▸ EXERCISE BRIEF
Each entry needs to be reproduced verbatim.

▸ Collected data
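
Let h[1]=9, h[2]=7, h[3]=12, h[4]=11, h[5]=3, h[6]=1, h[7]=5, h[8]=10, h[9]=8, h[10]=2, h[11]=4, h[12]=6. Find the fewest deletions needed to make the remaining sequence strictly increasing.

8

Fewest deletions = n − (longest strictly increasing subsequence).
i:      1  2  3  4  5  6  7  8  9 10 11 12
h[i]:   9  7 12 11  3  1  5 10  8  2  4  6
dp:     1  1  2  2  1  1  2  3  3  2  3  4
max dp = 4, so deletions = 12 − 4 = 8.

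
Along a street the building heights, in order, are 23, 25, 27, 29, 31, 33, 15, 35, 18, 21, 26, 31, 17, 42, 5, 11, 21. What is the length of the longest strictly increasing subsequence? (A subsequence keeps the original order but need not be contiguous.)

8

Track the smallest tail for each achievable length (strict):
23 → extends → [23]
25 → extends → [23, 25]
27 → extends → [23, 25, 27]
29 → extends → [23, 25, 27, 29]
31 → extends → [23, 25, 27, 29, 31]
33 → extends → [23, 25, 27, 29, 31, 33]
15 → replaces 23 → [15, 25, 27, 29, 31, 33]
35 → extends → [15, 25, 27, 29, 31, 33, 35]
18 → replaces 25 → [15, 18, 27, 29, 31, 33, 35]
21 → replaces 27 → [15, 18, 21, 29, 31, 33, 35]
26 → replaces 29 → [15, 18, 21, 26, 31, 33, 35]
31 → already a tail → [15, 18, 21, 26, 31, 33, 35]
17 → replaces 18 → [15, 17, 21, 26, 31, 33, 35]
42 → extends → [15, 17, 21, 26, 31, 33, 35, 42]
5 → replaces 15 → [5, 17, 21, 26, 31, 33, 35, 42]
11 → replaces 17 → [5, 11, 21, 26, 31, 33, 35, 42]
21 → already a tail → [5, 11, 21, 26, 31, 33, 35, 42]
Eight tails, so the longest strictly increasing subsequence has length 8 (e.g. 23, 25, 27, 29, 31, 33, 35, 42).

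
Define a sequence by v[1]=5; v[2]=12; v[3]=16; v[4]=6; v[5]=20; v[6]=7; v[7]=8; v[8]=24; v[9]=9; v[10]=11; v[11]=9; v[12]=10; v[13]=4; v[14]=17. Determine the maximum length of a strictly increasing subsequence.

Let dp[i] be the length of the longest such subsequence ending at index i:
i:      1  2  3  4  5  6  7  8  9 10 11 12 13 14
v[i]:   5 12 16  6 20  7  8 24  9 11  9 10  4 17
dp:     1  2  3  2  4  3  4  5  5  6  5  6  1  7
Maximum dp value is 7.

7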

▸ RESPONSE FOR THIS EXERCISE
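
Let h[1]=9, h[2]=7, h[3]=12, h[4]=11, h[5]=3, h[6]=1, h[7]=5, h[8]=10, h[9]=8, h[10]=2, h[11]=4, h[12]=6. Find the fewest deletions needed to make the remaining sequence strictly increasing.

8

Fewest deletions = n − (longest strictly increasing subsequence).
i:      1  2  3  4  5  6  7  8  9 10 11 12
h[i]:   9  7 12 11  3  1  5 10  8  2  4  6
dp:     1  1  2  2  1  1  2  3  3  2  3  4
max dp = 4, so deletions = 12 − 4 = 8.

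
Along a street the building heights, in order, are 23, 25, 27, 29, 31, 33, 15, 35, 18, 21, 26, 31, 17, 42, 5, 11, 21. What is the length of the longest strictly increasing subsequence? (A subsequence keeps the original order but need not be contiguous.)

8

Track the smallest tail for each achievable length (strict):
23 → extends → [23]
25 → extends → [23, 25]
27 → extends → [23, 25, 27]
29 → extends → [23, 25, 27, 29]
31 → extends → [23, 25, 27, 29, 31]
33 → extends → [23, 25, 27, 29, 31, 33]
15 → replaces 23 → [15, 25, 27, 29, 31, 33]
35 → extends → [15, 25, 27, 29, 31, 33, 35]
18 → replaces 25 → [15, 18, 27, 29, 31, 33, 35]
21 → replaces 27 → [15, 18, 21, 29, 31, 33, 35]
26 → replaces 29 → [15, 18, 21, 26, 31, 33, 35]
31 → already a tail → [15, 18, 21, 26, 31, 33, 35]
17 → replaces 18 → [15, 17, 21, 26, 31, 33, 35]
42 → extends → [15, 17, 21, 26, 31, 33, 35, 42]
5 → replaces 15 → [5, 17, 21, 26, 31, 33, 35, 42]
11 → replaces 17 → [5, 11, 21, 26, 31, 33, 35, 42]
21 → already a tail → [5, 11, 21, 26, 31, 33, 35, 42]
Eight tails, so the longest strictly increasing subsequence has length 8 (e.g. 23, 25, 27, 29, 31, 33, 35, 42).

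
Define a sequence by v[1]=5; v[2]=12; v[3]=16; v[4]=6; v[5]=20; v[6]=7; v[7]=8; v[8]=24; v[9]=9; v[10]=11; v[11]=9; v[12]=10; v[13]=4; v[14]=17. Determine the maximum length of a strictly increasing subsequence.

Let dp[i] be the length of the longest such subsequence ending at index i:
i:      1  2  3  4  5  6  7  8  9 10 11 12 13 14
v[i]:   5 12 16  6 20  7  8 24  9 11  9 10  4 17
dp:     1  2  3  2  4  3  4  5  5  6  5  6  1  7
Maximum dp value is 7.

7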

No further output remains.